WHAT THE TASK REQUIRES
Output the whole listing below. Keep it exact.

RECORDED DATA
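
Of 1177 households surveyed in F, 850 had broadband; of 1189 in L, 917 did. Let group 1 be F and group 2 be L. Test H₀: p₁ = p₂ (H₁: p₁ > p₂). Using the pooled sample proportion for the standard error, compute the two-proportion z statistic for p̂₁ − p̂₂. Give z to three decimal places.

z = -2.744

p̂₁ = 850/1177 = 0.72218, p̂₂ = 917/1189 = 0.77124.
Pooled p̂ = (850+917)/(1177+1189) = 1767/2366 = 0.74683.
SE = √(0.189075 × 0.00169066) = 0.01788.
z = (0.72218 − 0.77124)/0.01788 = -0.04906/0.01788 = -2.744.
p-value = P(Z > -2.744) ≈ 0.9970.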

ANSWER SPACE
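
Of 1177 households surveyed in F, 850 had broadband; of 1189 in L, 917 did. Let group 1 be F and group 2 be L. Test H₀: p₁ = p₂ (H₁: p₁ > p₂). Using the pooled sample proportion for the standard error, compute the two-proportion z statistic for p̂₁ − p̂₂. Give z to three decimal places.

z = -2.744

p̂₁ = 850/1177 = 0.72218, p̂₂ = 917/1189 = 0.77124.
Pooled p̂ = (850+917)/(1177+1189) = 1767/2366 = 0.74683.
SE = √(0.189075 × 0.00169066) = 0.01788.
z = (0.72218 − 0.77124)/0.01788 = -0.04906/0.01788 = -2.744.
p-value = P(Z > -2.744) ≈ 0.9970.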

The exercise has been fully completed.